┏━━
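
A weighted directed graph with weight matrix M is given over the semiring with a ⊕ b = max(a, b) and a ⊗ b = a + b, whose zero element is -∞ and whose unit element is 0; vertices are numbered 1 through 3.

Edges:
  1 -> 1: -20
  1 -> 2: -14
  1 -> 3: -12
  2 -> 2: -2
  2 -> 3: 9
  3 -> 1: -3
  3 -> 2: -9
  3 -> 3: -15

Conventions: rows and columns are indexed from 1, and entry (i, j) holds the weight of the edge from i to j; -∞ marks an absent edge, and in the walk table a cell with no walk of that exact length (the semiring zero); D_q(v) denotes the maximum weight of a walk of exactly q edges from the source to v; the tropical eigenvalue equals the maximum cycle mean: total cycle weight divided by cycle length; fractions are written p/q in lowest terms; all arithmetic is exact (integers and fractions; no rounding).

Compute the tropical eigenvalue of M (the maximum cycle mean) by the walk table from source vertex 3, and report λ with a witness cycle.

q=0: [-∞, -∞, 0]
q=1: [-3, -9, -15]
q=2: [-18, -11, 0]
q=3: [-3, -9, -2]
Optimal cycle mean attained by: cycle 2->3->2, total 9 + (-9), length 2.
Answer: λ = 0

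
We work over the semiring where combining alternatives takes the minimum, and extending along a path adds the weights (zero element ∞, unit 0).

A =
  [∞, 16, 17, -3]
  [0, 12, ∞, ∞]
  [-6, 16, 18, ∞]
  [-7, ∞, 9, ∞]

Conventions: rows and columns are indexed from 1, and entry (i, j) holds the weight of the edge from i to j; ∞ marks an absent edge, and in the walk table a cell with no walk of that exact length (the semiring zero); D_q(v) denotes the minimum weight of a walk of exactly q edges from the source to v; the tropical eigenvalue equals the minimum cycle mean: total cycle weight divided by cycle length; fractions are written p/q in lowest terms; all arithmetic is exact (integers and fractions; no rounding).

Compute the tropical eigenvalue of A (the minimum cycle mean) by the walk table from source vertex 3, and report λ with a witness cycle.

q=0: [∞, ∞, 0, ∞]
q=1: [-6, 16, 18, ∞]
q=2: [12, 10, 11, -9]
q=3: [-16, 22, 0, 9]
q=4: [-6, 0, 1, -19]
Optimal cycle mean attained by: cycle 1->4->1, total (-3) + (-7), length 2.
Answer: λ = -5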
┗━━
┏━━
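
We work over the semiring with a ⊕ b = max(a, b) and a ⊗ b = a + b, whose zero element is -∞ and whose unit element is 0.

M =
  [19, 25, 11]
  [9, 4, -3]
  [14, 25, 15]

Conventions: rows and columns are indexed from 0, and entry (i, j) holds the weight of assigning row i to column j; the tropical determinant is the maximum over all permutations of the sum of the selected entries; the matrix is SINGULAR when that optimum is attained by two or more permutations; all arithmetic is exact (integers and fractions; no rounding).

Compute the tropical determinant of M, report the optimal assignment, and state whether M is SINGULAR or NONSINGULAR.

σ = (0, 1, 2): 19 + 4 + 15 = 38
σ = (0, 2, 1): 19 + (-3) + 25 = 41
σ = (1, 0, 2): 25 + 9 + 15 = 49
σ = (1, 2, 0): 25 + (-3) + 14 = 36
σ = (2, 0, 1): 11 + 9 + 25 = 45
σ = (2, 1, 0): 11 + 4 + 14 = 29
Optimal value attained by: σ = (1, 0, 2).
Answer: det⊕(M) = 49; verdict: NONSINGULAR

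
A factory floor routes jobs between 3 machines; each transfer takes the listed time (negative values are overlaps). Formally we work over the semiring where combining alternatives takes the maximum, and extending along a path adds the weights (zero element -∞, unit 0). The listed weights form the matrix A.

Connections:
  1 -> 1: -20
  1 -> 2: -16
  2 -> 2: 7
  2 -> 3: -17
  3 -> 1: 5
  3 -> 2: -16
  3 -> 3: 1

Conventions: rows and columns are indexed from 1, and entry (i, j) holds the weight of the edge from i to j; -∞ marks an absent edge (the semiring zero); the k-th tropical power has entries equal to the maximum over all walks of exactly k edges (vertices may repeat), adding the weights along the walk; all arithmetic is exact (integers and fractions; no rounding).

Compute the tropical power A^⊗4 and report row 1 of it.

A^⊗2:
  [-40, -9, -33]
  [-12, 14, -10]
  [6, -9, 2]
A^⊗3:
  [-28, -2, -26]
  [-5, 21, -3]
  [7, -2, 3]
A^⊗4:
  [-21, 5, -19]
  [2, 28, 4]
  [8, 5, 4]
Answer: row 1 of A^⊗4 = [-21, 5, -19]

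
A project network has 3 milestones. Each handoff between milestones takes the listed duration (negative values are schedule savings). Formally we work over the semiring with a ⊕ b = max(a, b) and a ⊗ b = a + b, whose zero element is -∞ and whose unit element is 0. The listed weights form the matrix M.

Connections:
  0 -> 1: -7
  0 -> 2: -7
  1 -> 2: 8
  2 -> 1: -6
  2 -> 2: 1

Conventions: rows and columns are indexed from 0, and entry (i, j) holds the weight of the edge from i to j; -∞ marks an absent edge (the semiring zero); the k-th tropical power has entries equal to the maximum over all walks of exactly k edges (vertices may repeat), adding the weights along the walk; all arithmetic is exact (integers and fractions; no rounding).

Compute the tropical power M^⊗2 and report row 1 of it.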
┗━━
Looking at the records above, which lines contain "path"? Copy those lines.

- _Output of the exercise_:
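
We work over the semiring where combining alternatives takes the minimum, and extending along a path adds the weights (zero element ∞, unit 0).
A factory floor routes jobs between 3 machines; each transfer takes the listed time (negative values are overlaps). Formally we work over the semiring where combining alternatives takes the maximum, and extending along a path adds the weights (zero element -∞, unit 0). The listed weights form the matrix A.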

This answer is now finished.